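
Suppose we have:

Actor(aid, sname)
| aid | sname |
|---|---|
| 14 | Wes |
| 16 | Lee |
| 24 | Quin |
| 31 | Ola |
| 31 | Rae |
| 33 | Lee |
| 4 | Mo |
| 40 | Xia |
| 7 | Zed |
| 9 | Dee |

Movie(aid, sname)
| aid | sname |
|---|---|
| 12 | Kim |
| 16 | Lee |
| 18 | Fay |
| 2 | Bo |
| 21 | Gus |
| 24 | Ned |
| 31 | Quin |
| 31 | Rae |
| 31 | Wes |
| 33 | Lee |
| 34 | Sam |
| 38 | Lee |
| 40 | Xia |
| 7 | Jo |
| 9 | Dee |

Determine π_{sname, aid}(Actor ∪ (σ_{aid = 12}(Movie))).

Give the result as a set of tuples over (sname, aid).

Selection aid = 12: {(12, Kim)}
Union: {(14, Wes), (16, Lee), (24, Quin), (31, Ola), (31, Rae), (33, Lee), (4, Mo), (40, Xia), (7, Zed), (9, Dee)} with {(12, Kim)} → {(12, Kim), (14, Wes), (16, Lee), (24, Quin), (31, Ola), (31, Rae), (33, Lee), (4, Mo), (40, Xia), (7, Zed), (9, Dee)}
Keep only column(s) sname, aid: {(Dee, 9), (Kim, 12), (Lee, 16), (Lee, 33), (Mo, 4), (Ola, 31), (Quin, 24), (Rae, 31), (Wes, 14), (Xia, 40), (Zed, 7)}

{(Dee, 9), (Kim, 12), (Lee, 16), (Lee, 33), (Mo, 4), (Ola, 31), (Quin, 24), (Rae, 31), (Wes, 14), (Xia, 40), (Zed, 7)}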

§ Problem description
What you need to do is repeat every record above exactly.

§ Response
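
Suppose we have:

Actor(aid, sname)
| aid | sname |
|---|---|
| 14 | Wes |
| 16 | Lee |
| 24 | Quin |
| 31 | Ola |
| 31 | Rae |
| 33 | Lee |
| 4 | Mo |
| 40 | Xia |
| 7 | Zed |
| 9 | Dee |

Movie(aid, sname)
| aid | sname |
|---|---|
| 12 | Kim |
| 16 | Lee |
| 18 | Fay |
| 2 | Bo |
| 21 | Gus |
| 24 | Ned |
| 31 | Quin |
| 31 | Rae |
| 31 | Wes |
| 33 | Lee |
| 34 | Sam |
| 38 | Lee |
| 40 | Xia |
| 7 | Jo |
| 9 | Dee |

Determine π_{sname, aid}(Actor ∪ (σ_{aid = 12}(Movie))).

Give the result as a set of tuples over (sname, aid).

Selection aid = 12: {(12, Kim)}
Union: {(14, Wes), (16, Lee), (24, Quin), (31, Ola), (31, Rae), (33, Lee), (4, Mo), (40, Xia), (7, Zed), (9, Dee)} with {(12, Kim)} → {(12, Kim), (14, Wes), (16, Lee), (24, Quin), (31, Ola), (31, Rae), (33, Lee), (4, Mo), (40, Xia), (7, Zed), (9, Dee)}
Keep only column(s) sname, aid: {(Dee, 9), (Kim, 12), (Lee, 16), (Lee, 33), (Mo, 4), (Ola, 31), (Quin, 24), (Rae, 31), (Wes, 14), (Xia, 40), (Zed, 7)}

{(Dee, 9), (Kim, 12), (Lee, 16), (Lee, 33), (Mo, 4), (Ola, 31), (Quin, 24), (Rae, 31), (Wes, 14), (Xia, 40), (Zed, 7)}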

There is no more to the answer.